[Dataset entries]
═══

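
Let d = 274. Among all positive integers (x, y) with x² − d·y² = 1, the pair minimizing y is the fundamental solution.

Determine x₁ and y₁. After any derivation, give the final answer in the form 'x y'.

3959299 239190

√274 = [16; 1,1,4,4,1,1,32, …], period ℓ=7 (odd) → k=13
step 0: (16, 1)  from 16·(1,0) + (0,1)
step 1: (17, 1)  from 1·(16,1) + (1,0)
…
step 3: (149, 9)  from 4·(33,2) + (17,1)
step 4: (629, 38)  from 4·(149,9) + (33,2)
…
step 8: (47209, 2852)  from 1·(45802,2767) + (1407,85)
step 9: (93011, 5619)  from 1·(47209,2852) + (45802,2767)
step 10: (419253, 25328)  from 4·(93011,5619) + (47209,2852)
…
step 12: (2189276, 132259)  from 1·(1770023,106931) + (419253,25328)
step 13: (3959299, 239190)  from 1·(2189276,132259) + (1770023,106931)
→ (3959299, 239190).  Check: 3959299²=15676048571401, 274·239190²=15676048571400, difference 1.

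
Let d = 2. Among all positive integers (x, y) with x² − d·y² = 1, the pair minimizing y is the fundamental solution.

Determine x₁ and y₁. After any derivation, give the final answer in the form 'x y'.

3 2

√2 = [1; 2, …], period ℓ=1 (odd) → k=1
k=0  a_k=1  p_k/q_k = 1/1
k=1  a_k=2  p_k/q_k = 3/2
(x₁, y₁) = (3, 2);  3² − 2·2² = 1 ✓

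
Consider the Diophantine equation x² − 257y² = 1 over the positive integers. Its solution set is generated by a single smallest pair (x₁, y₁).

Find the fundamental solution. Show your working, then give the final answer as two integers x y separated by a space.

513 32

[16; 32] for √257; ℓ=1 ⇒ convergent index 1
i=0: a=16 ⇒ p=16, q=1
i=1: a=32 ⇒ p=513, q=32
fundamental: x₁=513, y₁=32  (since 263169 − 257·1024 = 1)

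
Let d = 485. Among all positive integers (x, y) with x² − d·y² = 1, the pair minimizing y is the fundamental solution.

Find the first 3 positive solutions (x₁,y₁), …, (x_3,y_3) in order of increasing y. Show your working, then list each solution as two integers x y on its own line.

969 44
1877921 85272
3639409929 165257092

d=485: √d = [22; 44] (ℓ=1, odd), read p_1/q_1
a_0=22:  p_0=22·1+0=22,  q_0=22·0+1=1
a_1=44:  p_1=44·22+1=969,  q_1=44·1+0=44
fundamental: x₁=969, y₁=44  (since 938961 − 485·1936 = 1)
k=2:  x_2 = 969·969+485·44·44 = 1877921,  y_2 = 969·44+44·969 = 85272
k=3:  x_3 = 969·1877921+485·44·85272 = 3639409929,  y_3 = 969·85272+44·1877921 = 165257092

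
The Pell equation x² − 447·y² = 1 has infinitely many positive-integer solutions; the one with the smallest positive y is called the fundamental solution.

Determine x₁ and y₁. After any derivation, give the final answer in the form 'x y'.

[21; 7,42] for √447; ℓ=2 ⇒ convergent index 1
k=0  a_k=21  p_k/q_k = 21/1
k=1  a_k=7  p_k/q_k = 148/7
fundamental: x₁=148, y₁=7  (since 21904 − 447·49 = 1)

148 7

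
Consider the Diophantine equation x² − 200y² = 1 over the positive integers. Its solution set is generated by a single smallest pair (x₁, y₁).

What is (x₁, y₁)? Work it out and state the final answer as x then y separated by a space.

[14; 7,28] for √200; ℓ=2 ⇒ convergent index 1
k=0  a_k=14  p_k/q_k = 14/1
k=1  a_k=7  p_k/q_k = 99/7
(x₁, y₁) = (99, 7);  99² − 200·7² = 1 ✓

99 7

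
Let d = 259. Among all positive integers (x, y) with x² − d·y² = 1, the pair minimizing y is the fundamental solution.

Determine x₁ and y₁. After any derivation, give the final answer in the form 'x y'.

√259 = [16; 10,1,2,3,4,3,2,1,10,32, …], period ℓ=10 (even) → k=9
i=0: a=16 ⇒ p=16, q=1
…
i=3: a=2 ⇒ p=515, q=32
i=4: a=3 ⇒ p=1722, q=107
i=5: a=4 ⇒ p=7403, q=460
…
i=8: a=1 ⇒ p=79196, q=4921
i=9: a=10 ⇒ p=847225, q=52644
→ (847225, 52644).  Check: 847225²=717790200625, 259·52644²=717790200624, difference 1.

847225 52644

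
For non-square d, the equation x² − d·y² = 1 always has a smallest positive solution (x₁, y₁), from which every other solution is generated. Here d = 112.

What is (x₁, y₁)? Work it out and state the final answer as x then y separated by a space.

127 12

√112 = [10; 1,1,2,1,1,20, …], period ℓ=6 (even) → k=5
a_0=10:  p_0=10·1+0=10,  q_0=10·0+1=1
a_1=1:  p_1=1·10+1=11,  q_1=1·1+0=1
a_2=1:  p_2=1·11+10=21,  q_2=1·1+1=2
a_3=2:  p_3=2·21+11=53,  q_3=2·2+1=5
a_4=1:  p_4=1·53+21=74,  q_4=1·5+2=7
a_5=1:  p_5=1·74+53=127,  q_5=1·7+5=12
fundamental: x₁=127, y₁=12  (since 16129 − 112·144 = 1)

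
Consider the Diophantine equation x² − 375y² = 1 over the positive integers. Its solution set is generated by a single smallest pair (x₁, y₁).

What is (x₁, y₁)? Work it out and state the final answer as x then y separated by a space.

√375 = [19; 2,1,2,1,5,1,2,1,2,38, …], period ℓ=10 (even) → k=9
k=0  a_k=19  p_k/q_k = 19/1
…
k=6  a_k=1  p_k/q_k = 1433/74
k=7  a_k=2  p_k/q_k = 4086/211
k=8  a_k=1  p_k/q_k = 5519/285
k=9  a_k=2  p_k/q_k = 15124/781
(x₁, y₁) = (15124, 781);  15124² − 375·781² = 1 ✓

15124 781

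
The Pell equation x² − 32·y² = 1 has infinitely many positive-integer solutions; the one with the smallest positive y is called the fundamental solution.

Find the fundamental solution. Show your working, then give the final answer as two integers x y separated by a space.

[5; 1,1,1,10] for √32; ℓ=4 ⇒ convergent index 3
i=0: a=5 ⇒ p=5, q=1
…
i=2: a=1 ⇒ p=11, q=2
i=3: a=1 ⇒ p=17, q=3
→ (17, 3).  Check: 17²=289, 32·3²=288, difference 1.

17 3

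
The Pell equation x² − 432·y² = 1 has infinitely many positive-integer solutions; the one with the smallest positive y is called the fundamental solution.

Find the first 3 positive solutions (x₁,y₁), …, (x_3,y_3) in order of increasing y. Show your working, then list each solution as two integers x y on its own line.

1351 65
3650401 175630
9863382151 474552195

√432 = [20; 1,3,1,1,1,3,1,40, …], period ℓ=8 (even) → k=7
step 0: (20, 1)  from 20·(1,0) + (0,1)
step 1: (21, 1)  from 1·(20,1) + (1,0)
…
step 5: (291, 14)  from 1·(187,9) + (104,5)
step 6: (1060, 51)  from 3·(291,14) + (187,9)
step 7: (1351, 65)  from 1·(1060,51) + (291,14)
(x₁, y₁) = (1351, 65);  1351² − 432·65² = 1 ✓
(1351+65√432)^2 = 3650401 + 175630√432
(1351+65√432)^3 = 9863382151 + 474552195√432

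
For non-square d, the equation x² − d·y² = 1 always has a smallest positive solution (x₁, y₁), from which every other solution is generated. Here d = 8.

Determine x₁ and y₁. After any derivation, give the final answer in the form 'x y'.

3 1

[2; 1,4] for √8; ℓ=2 ⇒ convergent index 1
step 0: (2, 1)  from 2·(1,0) + (0,1)
step 1: (3, 1)  from 1·(2,1) + (1,0)
→ (3, 1).  Check: 3²=9, 8·1²=8, difference 1.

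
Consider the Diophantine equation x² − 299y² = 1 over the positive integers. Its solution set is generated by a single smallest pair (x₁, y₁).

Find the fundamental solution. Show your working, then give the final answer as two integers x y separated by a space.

415 24

√299 = [17; 3,2,3,34, …], period ℓ=4 (even) → k=3
k=0  a_k=17  p_k/q_k = 17/1
k=1  a_k=3  p_k/q_k = 52/3
k=2  a_k=2  p_k/q_k = 121/7
k=3  a_k=3  p_k/q_k = 415/24
(x₁, y₁) = (415, 24);  415² − 299·24² = 1 ✓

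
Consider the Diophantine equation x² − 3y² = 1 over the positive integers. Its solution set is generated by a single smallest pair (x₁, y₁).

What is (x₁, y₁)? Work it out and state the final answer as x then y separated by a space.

d=3: √d = [1; 1,2] (ℓ=2, even), read p_1/q_1
step 0: (1, 1)  from 1·(1,0) + (0,1)
step 1: (2, 1)  from 1·(1,1) + (1,0)
→ (2, 1).  Check: 2²=4, 3·1²=3, difference 1.

2 1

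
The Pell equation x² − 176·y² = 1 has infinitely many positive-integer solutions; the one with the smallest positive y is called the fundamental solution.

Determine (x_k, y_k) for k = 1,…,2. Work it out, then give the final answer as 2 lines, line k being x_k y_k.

√176 = [13; 3,1,3,26, …], period ℓ=4 (even) → k=3
k=0  a_k=13  p_k/q_k = 13/1
k=1  a_k=3  p_k/q_k = 40/3
k=2  a_k=1  p_k/q_k = 53/4
k=3  a_k=3  p_k/q_k = 199/15
→ (199, 15).  Check: 199²=39601, 176·15²=39600, difference 1.
(x_2, y_2) = (199·199 + 176·15·15, 199·15 + 15·199) = (79201, 5970)

199 15
79201 5970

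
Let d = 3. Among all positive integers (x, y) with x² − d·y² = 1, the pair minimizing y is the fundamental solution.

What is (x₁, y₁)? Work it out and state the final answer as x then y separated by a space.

2 1

[1; 1,2] for √3; ℓ=2 ⇒ convergent index 1
step 0: (1, 1)  from 1·(1,0) + (0,1)
step 1: (2, 1)  from 1·(1,1) + (1,0)
(x₁, y₁) = (2, 1);  2² − 3·1² = 1 ✓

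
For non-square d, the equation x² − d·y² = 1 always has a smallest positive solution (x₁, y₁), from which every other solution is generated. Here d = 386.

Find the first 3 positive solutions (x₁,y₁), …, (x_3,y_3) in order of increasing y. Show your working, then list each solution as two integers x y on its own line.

111555 5678
24889036049 1266818580
5552992832780835 282639893378122

d=386: √d = [19; 1,1,1,4,1,18,1,4,1,1,1,38] (ℓ=12, even), read p_11/q_11
a_0=19:  p_0=19·1+0=19,  q_0=19·0+1=1
…
a_2=1:  p_2=1·20+19=39,  q_2=1·1+1=2
…
a_4=4:  p_4=4·59+39=275,  q_4=4·3+2=14
…
a_6=18:  p_6=18·334+275=6287,  q_6=18·17+14=320
…
a_8=4:  p_8=4·6621+6287=32771,  q_8=4·337+320=1668
a_9=1:  p_9=1·32771+6621=39392,  q_9=1·1668+337=2005
a_10=1:  p_10=1·39392+32771=72163,  q_10=1·2005+1668=3673
a_11=1:  p_11=1·72163+39392=111555,  q_11=1·3673+2005=5678
(x₁, y₁) = (111555, 5678);  111555² − 386·5678² = 1 ✓
k=2:  x_2 = 111555·111555+386·5678·5678 = 24889036049,  y_2 = 111555·5678+5678·111555 = 1266818580
k=3:  x_3 = 111555·24889036049+386·5678·1266818580 = 5552992832780835,  y_3 = 111555·1266818580+5678·24889036049 = 282639893378122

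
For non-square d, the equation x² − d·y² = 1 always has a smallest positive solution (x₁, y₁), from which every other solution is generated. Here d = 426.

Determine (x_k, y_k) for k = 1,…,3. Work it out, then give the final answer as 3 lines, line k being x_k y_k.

88751 4300
15753480001 763258600
2796274207048751 135479928012900

d=426: √d = [20; 1,1,1,3,2,6,2,3,1,1,1,40] (ℓ=12, even), read p_11/q_11
k=0  a_k=20  p_k/q_k = 20/1
k=1  a_k=1  p_k/q_k = 21/1
k=2  a_k=1  p_k/q_k = 41/2
k=3  a_k=1  p_k/q_k = 62/3
…
k=8  a_k=3  p_k/q_k = 24809/1202
k=9  a_k=1  p_k/q_k = 31971/1549
k=10  a_k=1  p_k/q_k = 56780/2751
k=11  a_k=1  p_k/q_k = 88751/4300
(x₁, y₁) = (88751, 4300);  88751² − 426·4300² = 1 ✓
k=2:  x_2 = 88751·88751+426·4300·4300 = 15753480001,  y_2 = 88751·4300+4300·88751 = 763258600
k=3:  x_3 = 88751·15753480001+426·4300·763258600 = 2796274207048751,  y_3 = 88751·763258600+4300·15753480001 = 135479928012900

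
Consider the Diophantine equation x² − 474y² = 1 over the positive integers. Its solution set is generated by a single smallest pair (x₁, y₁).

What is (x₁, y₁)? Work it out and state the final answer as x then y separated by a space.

193549 8890

√474 → a₀=21, period (1,3,2,1,1,…,3,1,42); ℓ=14 even so k=13
i=0: a=21 ⇒ p=21, q=1
i=1: a=1 ⇒ p=22, q=1
…
i=3: a=2 ⇒ p=196, q=9
i=4: a=1 ⇒ p=283, q=13
i=5: a=1 ⇒ p=479, q=22
i=6: a=1 ⇒ p=762, q=35
i=7: a=6 ⇒ p=5051, q=232
…
i=9: a=1 ⇒ p=10864, q=499
i=10: a=1 ⇒ p=16677, q=766
i=11: a=2 ⇒ p=44218, q=2031
i=12: a=3 ⇒ p=149331, q=6859
i=13: a=1 ⇒ p=193549, q=8890
fundamental: x₁=193549, y₁=8890  (since 37461215401 − 474·79032100 = 1)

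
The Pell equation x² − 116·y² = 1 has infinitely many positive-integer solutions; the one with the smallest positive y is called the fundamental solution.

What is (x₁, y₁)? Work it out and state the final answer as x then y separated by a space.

[10; 1,3,2,1,4,1,2,3,1,20] for √116; ℓ=10 ⇒ convergent index 9
i=0: a=10 ⇒ p=10, q=1
…
i=3: a=2 ⇒ p=97, q=9
…
i=6: a=1 ⇒ p=797, q=74
i=7: a=2 ⇒ p=2251, q=209
i=8: a=3 ⇒ p=7550, q=701
i=9: a=1 ⇒ p=9801, q=910
fundamental: x₁=9801, y₁=910  (since 96059601 − 116·828100 = 1)

9801 910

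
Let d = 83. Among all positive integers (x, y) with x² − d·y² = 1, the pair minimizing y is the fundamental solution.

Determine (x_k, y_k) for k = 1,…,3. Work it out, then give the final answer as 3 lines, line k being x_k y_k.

82 9
13447 1476
2205226 242055

[9; 9,18] for √83; ℓ=2 ⇒ convergent index 1
a_0=9:  p_0=9·1+0=9,  q_0=9·0+1=1
a_1=9:  p_1=9·9+1=82,  q_1=9·1+0=9
→ (82, 9).  Check: 82²=6724, 83·9²=6723, difference 1.
(x_2, y_2) = (82·82 + 83·9·9, 82·9 + 9·82) = (13447, 1476)
(x_3, y_3) = (82·13447 + 83·9·1476, 82·1476 + 9·13447) = (2205226, 242055)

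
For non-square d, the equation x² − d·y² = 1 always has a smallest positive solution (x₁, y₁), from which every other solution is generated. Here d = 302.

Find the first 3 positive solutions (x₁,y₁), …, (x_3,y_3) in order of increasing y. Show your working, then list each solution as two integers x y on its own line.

d=302: √d = [17; 2,1,1,1,4,…,1,2,34] (ℓ=16, even), read p_15/q_15
a_0=17:  p_0=17·1+0=17,  q_0=17·0+1=1
…
a_4=1:  p_4=1·87+52=139,  q_4=1·5+3=8
…
a_9=1:  p_9=1·34513+2068=36581,  q_9=1·1986+119=2105
…
a_14=1:  p_14=1·1042237+574956=1617193,  q_14=1·59974+33085=93059
a_15=2:  p_15=2·1617193+1042237=4276623,  q_15=2·93059+59974=246092
→ (4276623, 246092).  Check: 4276623²=18289504284129, 302·246092²=18289504284128, difference 1.
k=2:  x_2 = 4276623·4276623+302·246092·246092 = 36579008568257,  y_2 = 4276623·246092+246092·4276623 = 2104885414632
k=3:  x_3 = 4276623·36579008568257+302·246092·2104885414632 = 312869258720405635599,  y_3 = 4276623·2104885414632+246092·36579008568257 = 18003602753159249380

4276623 246092
36579008568257 2104885414632
312869258720405635599 18003602753159249380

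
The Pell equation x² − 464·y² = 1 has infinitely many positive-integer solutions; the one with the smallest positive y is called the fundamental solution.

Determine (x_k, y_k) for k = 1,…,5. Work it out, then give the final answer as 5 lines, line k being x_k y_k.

d=464: √d = [21; 1,1,5,1,1,1,5,1,1,42] (ℓ=10, even), read p_9/q_9
step 0: (21, 1)  from 21·(1,0) + (0,1)
step 1: (22, 1)  from 1·(21,1) + (1,0)
step 2: (43, 2)  from 1·(22,1) + (21,1)
step 3: (237, 11)  from 5·(43,2) + (22,1)
step 4: (280, 13)  from 1·(237,11) + (43,2)
step 5: (517, 24)  from 1·(280,13) + (237,11)
step 6: (797, 37)  from 1·(517,24) + (280,13)
step 7: (4502, 209)  from 5·(797,37) + (517,24)
step 8: (5299, 246)  from 1·(4502,209) + (797,37)
step 9: (9801, 455)  from 1·(5299,246) + (4502,209)
→ (9801, 455).  Check: 9801²=96059601, 464·455²=96059600, difference 1.
n=2: (9801,455)∘(9801,455) = (9801·9801+464·455·455, 9801·455+455·9801) = (192119201,8918910)
n=3: (192119201,8918910)∘(9801,455) = (9801·192119201+464·455·8918910, 9801·8918910+455·192119201) = (3765920568201,174828473365)
n=4: (3765920568201,174828473365)∘(9801,455) = (9801·3765920568201+464·455·174828473365, 9801·174828473365+455·3765920568201) = (73819574785756801,3426987725981820)
n=5: (73819574785756801,3426987725981820)∘(9801,455) = (9801·73819574785756801+464·455·3426987725981820, 9801·3426987725981820+455·73819574785756801) = (1447011301184484245001,67175813229867162275)

9801 455
192119201 8918910
3765920568201 174828473365
73819574785756801 3426987725981820
1447011301184484245001 67175813229867162275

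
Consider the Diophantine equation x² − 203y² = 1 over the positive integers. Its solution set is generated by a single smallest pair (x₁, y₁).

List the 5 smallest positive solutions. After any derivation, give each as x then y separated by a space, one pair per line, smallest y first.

57 4
6497 456
740601 51980
84422017 5925264
9623369337 675428116

d=203: √d = [14; 4,28] (ℓ=2, even), read p_1/q_1
step 0: (14, 1)  from 14·(1,0) + (0,1)
step 1: (57, 4)  from 4·(14,1) + (1,0)
→ (57, 4).  Check: 57²=3249, 203·4²=3248, difference 1.
(57+4√203)^2 = 6497 + 456√203
(57+4√203)^3 = 740601 + 51980√203
(57+4√203)^4 = 84422017 + 5925264√203
(57+4√203)^5 = 9623369337 + 675428116√203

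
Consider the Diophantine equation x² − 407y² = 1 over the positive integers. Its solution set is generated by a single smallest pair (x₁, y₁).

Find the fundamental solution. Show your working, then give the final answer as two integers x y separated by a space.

√407 → a₀=20, period (5,1,2,1,5,40); ℓ=6 even so k=5
i=0: a=20 ⇒ p=20, q=1
…
i=4: a=1 ⇒ p=464, q=23
i=5: a=5 ⇒ p=2663, q=132
→ (2663, 132).  Check: 2663²=7091569, 407·132²=7091568, difference 1.

2663 132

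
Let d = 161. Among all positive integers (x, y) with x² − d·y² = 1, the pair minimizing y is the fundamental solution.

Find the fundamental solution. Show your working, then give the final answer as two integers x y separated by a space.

11775 928

d=161: √d = [12; 1,2,4,1,2,1,4,2,1,24] (ℓ=10, even), read p_9/q_9
k=0  a_k=12  p_k/q_k = 12/1
k=1  a_k=1  p_k/q_k = 13/1
k=2  a_k=2  p_k/q_k = 38/3
k=3  a_k=4  p_k/q_k = 165/13
k=4  a_k=1  p_k/q_k = 203/16
k=5  a_k=2  p_k/q_k = 571/45
k=6  a_k=1  p_k/q_k = 774/61
…
k=8  a_k=2  p_k/q_k = 8108/639
k=9  a_k=1  p_k/q_k = 11775/928
fundamental: x₁=11775, y₁=928  (since 138650625 − 161·861184 = 1)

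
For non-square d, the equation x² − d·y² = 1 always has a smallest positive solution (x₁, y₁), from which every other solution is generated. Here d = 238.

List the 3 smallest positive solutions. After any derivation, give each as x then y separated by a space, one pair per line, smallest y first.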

═══

Assignment.
Lines that contain "minimizing" are to be copied from the records above.

Completed exercise.
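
Let d = 274. Among all positive integers (x, y) with x² − d·y² = 1, the pair minimizing y is the fundamental solution.
Let d = 2. Among all positive integers (x, y) with x² − d·y² = 1, the pair minimizing y is the fundamental solution.
Let d = 485. Among all positive integers (x, y) with x² − d·y² = 1, the pair minimizing y is the fundamental solution.
Let d = 259. Among all positive integers (x, y) with x² − d·y² = 1, the pair minimizing y is the fundamental solution.
Let d = 3. Among all positive integers (x, y) with x² − d·y² = 1, the pair minimizing y is the fundamental solution.
Let d = 83. Among all positive integers (x, y) with x² − d·y² = 1, the pair minimizing y is the fundamental solution.
Let d = 161. Among all positive integers (x, y) with x² − d·y² = 1, the pair minimizing y is the fundamental solution.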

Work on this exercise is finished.